╭─ DATASET RECORDS
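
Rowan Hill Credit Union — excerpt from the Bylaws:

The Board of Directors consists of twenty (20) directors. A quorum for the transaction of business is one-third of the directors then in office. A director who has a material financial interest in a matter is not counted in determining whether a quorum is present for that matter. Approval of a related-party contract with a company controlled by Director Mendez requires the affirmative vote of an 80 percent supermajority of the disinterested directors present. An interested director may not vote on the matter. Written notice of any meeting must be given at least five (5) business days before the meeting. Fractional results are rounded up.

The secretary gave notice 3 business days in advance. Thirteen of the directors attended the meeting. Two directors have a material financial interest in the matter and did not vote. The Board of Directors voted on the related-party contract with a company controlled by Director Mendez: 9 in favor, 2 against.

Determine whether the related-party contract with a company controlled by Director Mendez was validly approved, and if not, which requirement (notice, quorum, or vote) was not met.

Invalid — notice requirement not satisfied.

Notice: 3 business days given; 5 required (3 < 5). Not satisfied.
Quorum: 13 present, but the 2 interested directors do not count, leaving 11. Quorum is 7. Satisfied.
Vote: the related-party contract with a company controlled by Director Mendez requires four-fifths of the disinterested directors present (13 − 2 = 11). 4/5 of 11 = 8.80, rounded up to 9, so 9 affirmative votes are needed; 9 voted in favor. Satisfied.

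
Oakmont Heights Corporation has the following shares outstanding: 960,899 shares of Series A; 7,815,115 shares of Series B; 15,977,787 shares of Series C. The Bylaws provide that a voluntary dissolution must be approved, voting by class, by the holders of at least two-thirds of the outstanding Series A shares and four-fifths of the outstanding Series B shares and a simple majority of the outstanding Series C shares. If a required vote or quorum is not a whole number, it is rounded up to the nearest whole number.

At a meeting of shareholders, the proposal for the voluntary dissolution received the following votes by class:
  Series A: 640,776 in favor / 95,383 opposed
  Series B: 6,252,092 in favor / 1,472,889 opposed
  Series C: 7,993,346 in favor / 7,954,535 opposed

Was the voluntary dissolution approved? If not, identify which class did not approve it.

Approved — every class gave the required vote.

Series A: 2/3 of 960899 = 640599.33, rounded up to 640600; 640,600 required, 640,776 in favor — approved.
Series B: 4/5 of 7815115 = 6252092; 6,252,092 required, 6,252,092 in favor — approved.
Series C: a majority of 15977787 is 7988894; 7,988,894 required, 7,993,346 in favor — approved.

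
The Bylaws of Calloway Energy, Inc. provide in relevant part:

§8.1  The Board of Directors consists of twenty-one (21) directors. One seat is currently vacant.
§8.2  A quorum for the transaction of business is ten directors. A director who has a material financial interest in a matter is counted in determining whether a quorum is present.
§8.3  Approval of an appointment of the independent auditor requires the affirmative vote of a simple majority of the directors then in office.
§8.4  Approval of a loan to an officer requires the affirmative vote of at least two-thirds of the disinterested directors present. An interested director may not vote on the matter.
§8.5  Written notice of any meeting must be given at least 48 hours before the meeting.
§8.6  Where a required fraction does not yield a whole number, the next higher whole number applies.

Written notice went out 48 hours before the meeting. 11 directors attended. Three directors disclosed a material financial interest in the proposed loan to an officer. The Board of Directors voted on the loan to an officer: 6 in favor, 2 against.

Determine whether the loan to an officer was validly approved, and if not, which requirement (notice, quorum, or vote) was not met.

Notice: 48 hours given; 48 required (48 ≥ 48). Satisfied.
Quorum: 11 present (interested directors count toward quorum); quorum is 10. Satisfied.
Vote: the loan to an officer requires two-thirds of the disinterested directors present (11 − 3 = 8). 2/3 of 8 = 5.33, rounded up to 6, so 6 affirmative votes are needed; 6 voted in favor. Satisfied.

Valid — all requirements satisfied.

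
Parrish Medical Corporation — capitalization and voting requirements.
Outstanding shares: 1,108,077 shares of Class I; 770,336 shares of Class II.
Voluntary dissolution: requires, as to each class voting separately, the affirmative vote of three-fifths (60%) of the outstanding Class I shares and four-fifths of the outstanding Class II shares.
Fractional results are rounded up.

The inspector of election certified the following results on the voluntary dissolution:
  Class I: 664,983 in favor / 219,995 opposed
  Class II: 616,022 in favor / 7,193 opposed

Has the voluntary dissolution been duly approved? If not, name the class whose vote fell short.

Class I: 3/5 of 1108077 = 664846.20, rounded up to 664847; 664,847 required, 664,983 in favor — approved.
Class II: 4/5 of 770336 = 616268.80, rounded up to 616269; 616,269 required, 616,022 in favor — not approved.

Not approved — the Class II shares did not give the required vote.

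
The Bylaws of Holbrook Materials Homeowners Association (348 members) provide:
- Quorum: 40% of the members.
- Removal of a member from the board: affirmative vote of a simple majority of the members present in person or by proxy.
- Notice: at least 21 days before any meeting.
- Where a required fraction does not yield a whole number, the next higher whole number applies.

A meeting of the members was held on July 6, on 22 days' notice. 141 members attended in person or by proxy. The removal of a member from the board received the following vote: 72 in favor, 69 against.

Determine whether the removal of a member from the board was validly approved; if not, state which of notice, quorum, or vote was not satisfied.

Notice: 22 days given; 21 required. Satisfied.
Quorum: 40% of 348 = 139.20, rounded up to 140; 141 present. Satisfied.
Vote: requires a majority of those present (141); a majority of 141 is 71, so 71 needed; 72 in favor. Satisfied.

Valid — all requirements satisfied.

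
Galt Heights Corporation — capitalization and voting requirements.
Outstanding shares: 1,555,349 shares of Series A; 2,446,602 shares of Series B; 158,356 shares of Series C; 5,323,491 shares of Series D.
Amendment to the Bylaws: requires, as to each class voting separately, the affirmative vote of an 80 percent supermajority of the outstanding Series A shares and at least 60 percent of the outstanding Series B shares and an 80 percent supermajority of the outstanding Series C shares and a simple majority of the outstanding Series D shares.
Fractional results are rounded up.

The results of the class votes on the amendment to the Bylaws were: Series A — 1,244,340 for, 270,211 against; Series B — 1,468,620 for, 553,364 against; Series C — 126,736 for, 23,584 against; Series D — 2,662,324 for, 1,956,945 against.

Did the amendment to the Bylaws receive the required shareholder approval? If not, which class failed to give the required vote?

Approved — every class gave the required vote.

Series A: 4/5 of 1555349 = 1244279.20, rounded up to 1244280; 1,244,280 required, 1,244,340 in favor — approved.
Series B: 3/5 of 2446602 = 1467961.20, rounded up to 1467962; 1,467,962 required, 1,468,620 in favor — approved.
Series C: 4/5 of 158356 = 126684.80, rounded up to 126685; 126,685 required, 126,736 in favor — approved.
Series D: a majority of 5323491 is 2661746; 2,661,746 required, 2,662,324 in favor — approved.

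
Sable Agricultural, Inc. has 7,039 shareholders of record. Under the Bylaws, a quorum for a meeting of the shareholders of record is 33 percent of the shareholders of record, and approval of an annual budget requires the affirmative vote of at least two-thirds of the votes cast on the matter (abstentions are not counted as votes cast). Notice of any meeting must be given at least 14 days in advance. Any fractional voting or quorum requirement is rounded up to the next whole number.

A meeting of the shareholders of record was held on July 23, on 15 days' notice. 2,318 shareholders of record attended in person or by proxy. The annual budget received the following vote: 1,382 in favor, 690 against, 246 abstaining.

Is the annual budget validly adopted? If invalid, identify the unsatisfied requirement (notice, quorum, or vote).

Invalid — quorum requirement not satisfied.

Notice: 15 days given; 14 required. Satisfied.
Quorum: 33% of 7,039 = 2,322.87, rounded up to 2,323; 2,318 present. Not satisfied.
Vote: requires two-thirds of the votes cast (2,318 − 246 abstaining = 2,072); 2/3 of 2072 = 1381.33, rounded up to 1382, so 1,382 needed; 1,382 in favor. Satisfied.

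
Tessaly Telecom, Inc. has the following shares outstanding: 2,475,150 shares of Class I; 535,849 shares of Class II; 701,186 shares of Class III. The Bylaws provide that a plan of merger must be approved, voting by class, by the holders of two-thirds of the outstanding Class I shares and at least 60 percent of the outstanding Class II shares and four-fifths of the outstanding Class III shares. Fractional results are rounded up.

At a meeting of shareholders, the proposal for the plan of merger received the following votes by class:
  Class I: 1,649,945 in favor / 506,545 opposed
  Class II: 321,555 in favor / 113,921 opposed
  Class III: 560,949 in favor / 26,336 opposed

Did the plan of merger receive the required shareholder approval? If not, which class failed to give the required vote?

Not approved — the Class I shares did not give the required vote.

Class I: 2/3 of 2475150 = 1650100; 1,650,100 required, 1,649,945 in favor — not approved.
Class II: 3/5 of 535849 = 321509.40, rounded up to 321510; 321,510 required, 321,555 in favor — approved.
Class III: 4/5 of 701186 = 560948.80, rounded up to 560949; 560,949 required, 560,949 in favor — approved.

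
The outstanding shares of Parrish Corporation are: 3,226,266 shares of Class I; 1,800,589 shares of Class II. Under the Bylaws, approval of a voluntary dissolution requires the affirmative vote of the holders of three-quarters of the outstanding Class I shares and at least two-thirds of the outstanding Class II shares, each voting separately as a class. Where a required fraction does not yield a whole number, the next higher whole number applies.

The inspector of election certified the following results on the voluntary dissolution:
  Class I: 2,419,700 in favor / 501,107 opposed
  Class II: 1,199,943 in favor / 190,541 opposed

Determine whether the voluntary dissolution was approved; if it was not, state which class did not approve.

Not approved — the Class II shares did not give the required vote.

Class I: 3/4 of 3226266 = 2419699.50, rounded up to 2419700; 2,419,700 required, 2,419,700 in favor — approved.
Class II: 2/3 of 1800589 = 1200392.67, rounded up to 1200393; 1,200,393 required, 1,199,943 in favor — not approved.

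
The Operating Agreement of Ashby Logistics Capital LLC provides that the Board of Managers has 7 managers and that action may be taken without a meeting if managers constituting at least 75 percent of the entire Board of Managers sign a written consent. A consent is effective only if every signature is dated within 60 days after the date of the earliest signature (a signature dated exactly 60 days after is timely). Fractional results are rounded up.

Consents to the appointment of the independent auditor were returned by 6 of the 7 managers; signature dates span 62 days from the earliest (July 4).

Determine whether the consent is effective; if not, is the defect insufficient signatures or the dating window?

Signatures required: at least 75 percent of 7 — 3/4 of 7 = 5.25, rounded up to 6, so 6 needed; 6 signed. Sufficient.
Dating window: the latest signature is 62 days after the earliest; the limit is 60 days. Outside the window.

Not effective — dating-window requirement not satisfied.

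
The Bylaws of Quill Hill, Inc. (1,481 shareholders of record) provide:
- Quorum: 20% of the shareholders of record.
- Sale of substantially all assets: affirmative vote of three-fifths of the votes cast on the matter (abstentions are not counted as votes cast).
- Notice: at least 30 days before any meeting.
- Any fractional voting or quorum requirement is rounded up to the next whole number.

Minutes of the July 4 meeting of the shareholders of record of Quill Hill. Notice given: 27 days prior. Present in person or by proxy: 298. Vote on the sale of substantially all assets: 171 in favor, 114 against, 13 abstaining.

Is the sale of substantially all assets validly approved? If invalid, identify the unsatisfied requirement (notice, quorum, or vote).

Invalid — notice requirement not satisfied.

Notice: 27 days given; 30 required. Not satisfied.
Quorum: 20% of 1,481 = 296.20, rounded up to 297; 298 present. Satisfied.
Vote: requires three-fifths of the votes cast (298 − 13 abstaining = 285); 3/5 of 285 = 171, so 171 needed; 171 in favor. Satisfied.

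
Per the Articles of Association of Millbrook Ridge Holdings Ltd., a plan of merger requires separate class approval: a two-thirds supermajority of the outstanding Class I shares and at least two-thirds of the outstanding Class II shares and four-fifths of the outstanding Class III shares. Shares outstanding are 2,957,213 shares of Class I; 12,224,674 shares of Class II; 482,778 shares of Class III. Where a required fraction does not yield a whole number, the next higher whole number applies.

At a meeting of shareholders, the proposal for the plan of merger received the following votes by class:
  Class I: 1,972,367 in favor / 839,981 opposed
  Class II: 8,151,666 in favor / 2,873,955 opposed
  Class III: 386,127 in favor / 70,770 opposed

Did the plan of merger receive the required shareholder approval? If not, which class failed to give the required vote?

Class I: 2/3 of 2957213 = 1971475.33, rounded up to 1971476; 1,971,476 required, 1,972,367 in favor — approved.
Class II: 2/3 of 12224674 = 8149782.67, rounded up to 8149783; 8,149,783 required, 8,151,666 in favor — approved.
Class III: 4/5 of 482778 = 386222.40, rounded up to 386223; 386,223 required, 386,127 in favor — not approved.

Not approved — the Class III shares did not give the required vote.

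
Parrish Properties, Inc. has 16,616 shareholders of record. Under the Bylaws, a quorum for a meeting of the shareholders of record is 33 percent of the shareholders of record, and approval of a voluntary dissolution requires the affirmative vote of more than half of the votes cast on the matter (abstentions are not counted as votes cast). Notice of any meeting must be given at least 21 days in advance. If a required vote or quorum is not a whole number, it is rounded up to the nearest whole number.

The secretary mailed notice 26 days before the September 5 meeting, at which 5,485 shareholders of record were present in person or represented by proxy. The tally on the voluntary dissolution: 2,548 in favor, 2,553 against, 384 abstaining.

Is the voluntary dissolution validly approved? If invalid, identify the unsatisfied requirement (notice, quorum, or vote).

Invalid — vote requirement not satisfied.

Notice: 26 days given; 21 required. Satisfied.
Quorum: 33% of 16,616 = 5,483.28, rounded up to 5,484; 5,485 present. Satisfied.
Vote: requires a majority of the votes cast (5,485 − 384 abstaining = 5,101); a majority of 5101 is 2551, so 2,551 needed; 2,548 in favor. Not satisfied.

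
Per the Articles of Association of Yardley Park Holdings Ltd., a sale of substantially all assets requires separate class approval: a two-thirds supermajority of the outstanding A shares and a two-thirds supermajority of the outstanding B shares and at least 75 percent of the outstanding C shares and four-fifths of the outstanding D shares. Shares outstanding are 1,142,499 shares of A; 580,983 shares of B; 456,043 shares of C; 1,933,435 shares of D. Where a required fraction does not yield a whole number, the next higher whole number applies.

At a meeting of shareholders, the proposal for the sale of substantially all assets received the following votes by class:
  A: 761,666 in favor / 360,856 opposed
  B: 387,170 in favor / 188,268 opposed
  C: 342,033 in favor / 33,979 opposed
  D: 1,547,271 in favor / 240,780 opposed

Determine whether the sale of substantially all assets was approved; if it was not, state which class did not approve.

Not approved — the B shares did not give the required vote.

A: 2/3 of 1142499 = 761666; 761,666 required, 761,666 in favor — approved.
B: 2/3 of 580983 = 387322; 387,322 required, 387,170 in favor — not approved.
C: 3/4 of 456043 = 342032.25, rounded up to 342033; 342,033 required, 342,033 in favor — approved.
D: 4/5 of 1933435 = 1546748; 1,546,748 required, 1,547,271 in favor — approved.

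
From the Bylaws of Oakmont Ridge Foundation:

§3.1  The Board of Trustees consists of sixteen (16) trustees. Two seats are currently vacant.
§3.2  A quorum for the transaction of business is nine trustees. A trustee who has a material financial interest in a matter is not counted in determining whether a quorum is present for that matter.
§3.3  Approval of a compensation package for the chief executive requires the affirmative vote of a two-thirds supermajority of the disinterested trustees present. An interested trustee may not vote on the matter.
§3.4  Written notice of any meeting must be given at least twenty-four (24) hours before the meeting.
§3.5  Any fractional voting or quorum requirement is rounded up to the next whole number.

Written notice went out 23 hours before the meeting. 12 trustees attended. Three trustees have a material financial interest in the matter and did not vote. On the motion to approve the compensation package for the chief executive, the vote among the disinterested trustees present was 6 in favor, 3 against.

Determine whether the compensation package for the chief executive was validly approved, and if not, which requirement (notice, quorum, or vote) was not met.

Notice: 23 hours given; 24 required (23 < 24). Not satisfied.
Quorum: 12 present, but the 3 interested trustees do not count, leaving 9. Quorum is 9. Satisfied.
Vote: the compensation package for the chief executive requires two-thirds of the disinterested trustees present (12 − 3 = 9). 2/3 of 9 = 6, so 6 affirmative votes are needed; 6 voted in favor. Satisfied.

Invalid — notice requirement not satisfied.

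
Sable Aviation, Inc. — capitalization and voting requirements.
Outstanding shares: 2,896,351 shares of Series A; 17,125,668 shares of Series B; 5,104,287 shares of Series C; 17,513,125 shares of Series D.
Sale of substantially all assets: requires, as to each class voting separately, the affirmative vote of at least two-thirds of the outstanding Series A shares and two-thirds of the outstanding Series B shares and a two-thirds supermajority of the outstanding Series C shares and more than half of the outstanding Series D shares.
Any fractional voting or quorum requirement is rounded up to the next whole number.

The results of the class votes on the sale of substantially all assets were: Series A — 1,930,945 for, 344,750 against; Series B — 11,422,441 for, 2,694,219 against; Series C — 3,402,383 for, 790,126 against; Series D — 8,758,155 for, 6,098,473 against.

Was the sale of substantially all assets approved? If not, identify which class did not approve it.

Series A: 2/3 of 2896351 = 1930900.67, rounded up to 1930901; 1,930,901 required, 1,930,945 in favor — approved.
Series B: 2/3 of 17125668 = 11417112; 11,417,112 required, 11,422,441 in favor — approved.
Series C: 2/3 of 5104287 = 3402858; 3,402,858 required, 3,402,383 in favor — not approved.
Series D: a majority of 17513125 is 8756563; 8,756,563 required, 8,758,155 in favor — approved.

Not approved — the Series C shares did not give the required vote.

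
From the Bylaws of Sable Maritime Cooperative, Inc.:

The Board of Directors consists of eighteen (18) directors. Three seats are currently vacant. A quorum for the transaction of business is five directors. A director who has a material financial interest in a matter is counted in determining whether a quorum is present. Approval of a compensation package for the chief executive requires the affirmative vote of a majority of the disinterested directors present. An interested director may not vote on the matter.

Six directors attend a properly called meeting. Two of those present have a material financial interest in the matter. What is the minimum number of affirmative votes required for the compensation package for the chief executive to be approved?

3

The compensation package for the chief executive requires a majority of the disinterested directors present (6 − 2 = 4).
A majority of 4 is 3.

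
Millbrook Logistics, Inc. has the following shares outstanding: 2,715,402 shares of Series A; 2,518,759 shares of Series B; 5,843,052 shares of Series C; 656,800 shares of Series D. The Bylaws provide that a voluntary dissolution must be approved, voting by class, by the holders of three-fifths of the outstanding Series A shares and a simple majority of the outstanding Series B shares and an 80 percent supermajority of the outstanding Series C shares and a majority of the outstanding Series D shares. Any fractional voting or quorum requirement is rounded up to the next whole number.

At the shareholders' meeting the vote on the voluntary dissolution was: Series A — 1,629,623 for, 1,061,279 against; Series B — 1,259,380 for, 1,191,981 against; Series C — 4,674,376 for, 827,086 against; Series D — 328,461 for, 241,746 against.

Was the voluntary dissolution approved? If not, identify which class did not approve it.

Series A: 3/5 of 2715402 = 1629241.20, rounded up to 1629242; 1,629,242 required, 1,629,623 in favor — approved.
Series B: a majority of 2518759 is 1259380; 1,259,380 required, 1,259,380 in favor — approved.
Series C: 4/5 of 5843052 = 4674441.60, rounded up to 4674442; 4,674,442 required, 4,674,376 in favor — not approved.
Series D: a majority of 656800 is 328401; 328,401 required, 328,461 in favor — approved.

Not approved — the Series C shares did not give the required vote.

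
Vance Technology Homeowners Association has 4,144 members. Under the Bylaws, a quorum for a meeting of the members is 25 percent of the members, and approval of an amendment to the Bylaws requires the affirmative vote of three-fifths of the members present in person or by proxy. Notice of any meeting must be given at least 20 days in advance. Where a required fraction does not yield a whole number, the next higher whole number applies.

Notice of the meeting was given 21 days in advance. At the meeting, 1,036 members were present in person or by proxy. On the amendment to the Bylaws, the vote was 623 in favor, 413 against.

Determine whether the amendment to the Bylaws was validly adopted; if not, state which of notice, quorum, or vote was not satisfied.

Valid — all requirements satisfied.

Notice: 21 days given; 20 required. Satisfied.
Quorum: 25% of 4,144 = 1,036; 1,036 present. Satisfied.
Vote: requires three-fifths of those present (1,036); 3/5 of 1036 = 621.60, rounded up to 622, so 622 needed; 623 in favor. Satisfied.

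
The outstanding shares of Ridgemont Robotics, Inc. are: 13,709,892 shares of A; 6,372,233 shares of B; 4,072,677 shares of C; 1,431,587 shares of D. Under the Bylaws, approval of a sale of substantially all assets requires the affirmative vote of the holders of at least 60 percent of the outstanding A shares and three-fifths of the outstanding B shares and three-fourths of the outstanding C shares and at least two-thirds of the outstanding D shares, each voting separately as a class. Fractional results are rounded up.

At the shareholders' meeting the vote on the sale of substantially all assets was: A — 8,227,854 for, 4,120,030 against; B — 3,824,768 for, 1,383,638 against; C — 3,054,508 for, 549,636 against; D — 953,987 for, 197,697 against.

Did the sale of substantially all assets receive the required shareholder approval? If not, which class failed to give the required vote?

A: 3/5 of 13709892 = 8225935.20, rounded up to 8225936; 8,225,936 required, 8,227,854 in favor — approved.
B: 3/5 of 6372233 = 3823339.80, rounded up to 3823340; 3,823,340 required, 3,824,768 in favor — approved.
C: 3/4 of 4072677 = 3054507.75, rounded up to 3054508; 3,054,508 required, 3,054,508 in favor — approved.
D: 2/3 of 1431587 = 954391.33, rounded up to 954392; 954,392 required, 953,987 in favor — not approved.

Not approved — the D shares did not give the required vote.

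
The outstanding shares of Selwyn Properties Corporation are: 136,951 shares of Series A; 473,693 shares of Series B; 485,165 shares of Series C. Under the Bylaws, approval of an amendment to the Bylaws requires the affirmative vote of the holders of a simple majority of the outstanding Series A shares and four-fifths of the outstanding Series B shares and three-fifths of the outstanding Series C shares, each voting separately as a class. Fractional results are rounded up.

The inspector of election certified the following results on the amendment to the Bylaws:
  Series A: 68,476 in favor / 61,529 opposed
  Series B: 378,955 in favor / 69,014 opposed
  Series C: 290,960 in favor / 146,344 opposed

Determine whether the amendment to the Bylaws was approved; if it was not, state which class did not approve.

Series A: a majority of 136951 is 68476; 68,476 required, 68,476 in favor — approved.
Series B: 4/5 of 473693 = 378954.40, rounded up to 378955; 378,955 required, 378,955 in favor — approved.
Series C: 3/5 of 485165 = 291099; 291,099 required, 290,960 in favor — not approved.

Not approved — the Series C shares did not give the required vote.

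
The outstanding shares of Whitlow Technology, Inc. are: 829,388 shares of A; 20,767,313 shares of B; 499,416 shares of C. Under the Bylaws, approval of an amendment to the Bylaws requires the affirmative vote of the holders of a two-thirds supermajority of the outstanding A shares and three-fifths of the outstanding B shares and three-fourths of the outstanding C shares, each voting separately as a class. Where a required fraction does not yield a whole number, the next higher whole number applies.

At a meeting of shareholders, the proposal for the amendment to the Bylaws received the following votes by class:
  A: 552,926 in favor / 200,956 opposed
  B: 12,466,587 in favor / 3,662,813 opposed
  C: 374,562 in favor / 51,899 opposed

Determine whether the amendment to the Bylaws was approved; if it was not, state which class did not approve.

Approved — every class gave the required vote.

A: 2/3 of 829388 = 552925.33, rounded up to 552926; 552,926 required, 552,926 in favor — approved.
B: 3/5 of 20767313 = 12460387.80, rounded up to 12460388; 12,460,388 required, 12,466,587 in favor — approved.
C: 3/4 of 499416 = 374562; 374,562 required, 374,562 in favor — approved.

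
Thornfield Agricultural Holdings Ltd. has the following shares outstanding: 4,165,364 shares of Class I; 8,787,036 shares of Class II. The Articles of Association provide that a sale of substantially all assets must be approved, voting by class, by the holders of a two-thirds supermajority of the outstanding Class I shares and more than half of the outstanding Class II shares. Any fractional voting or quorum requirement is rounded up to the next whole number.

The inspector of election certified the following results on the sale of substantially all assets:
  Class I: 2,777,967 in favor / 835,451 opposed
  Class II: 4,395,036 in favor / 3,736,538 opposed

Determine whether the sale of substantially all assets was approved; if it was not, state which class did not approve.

Approved — every class gave the required vote.

Class I: 2/3 of 4165364 = 2776909.33, rounded up to 2776910; 2,776,910 required, 2,777,967 in favor — approved.
Class II: a majority of 8787036 is 4393519; 4,393,519 required, 4,395,036 in favor — approved.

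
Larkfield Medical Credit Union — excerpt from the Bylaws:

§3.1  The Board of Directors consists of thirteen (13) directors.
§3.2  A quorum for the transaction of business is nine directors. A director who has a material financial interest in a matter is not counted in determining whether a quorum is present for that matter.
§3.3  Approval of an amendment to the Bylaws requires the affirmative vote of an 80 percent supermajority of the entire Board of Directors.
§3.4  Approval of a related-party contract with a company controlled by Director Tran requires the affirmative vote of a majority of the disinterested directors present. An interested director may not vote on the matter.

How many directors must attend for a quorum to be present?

9

The quorum is fixed at 9.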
╰─
_BRIEF_
Going back to the entries above, set down exactly the lines that begin at the one with "results on the sale" and end at the one with "thirteen (13) directors.", both included, and nothing else.

_RESPONSE_
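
The inspector of election certified the following results on the sale of substantially all assets:
  Class I: 2,777,967 in favor / 835,451 opposed
  Class II: 4,395,036 in favor / 3,736,538 opposed

Determine whether the sale of substantially all assets was approved; if it was not, state which class did not approve.

Approved — every class gave the required vote.

Class I: 2/3 of 4165364 = 2776909.33, rounded up to 2776910; 2,776,910 required, 2,777,967 in favor — approved.
Class II: a majority of 8787036 is 4393519; 4,393,519 required, 4,395,036 in favor — approved.

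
Larkfield Medical Credit Union — excerpt from the Bylaws:

§3.1  The Board of Directors consists of thirteen (13) directors.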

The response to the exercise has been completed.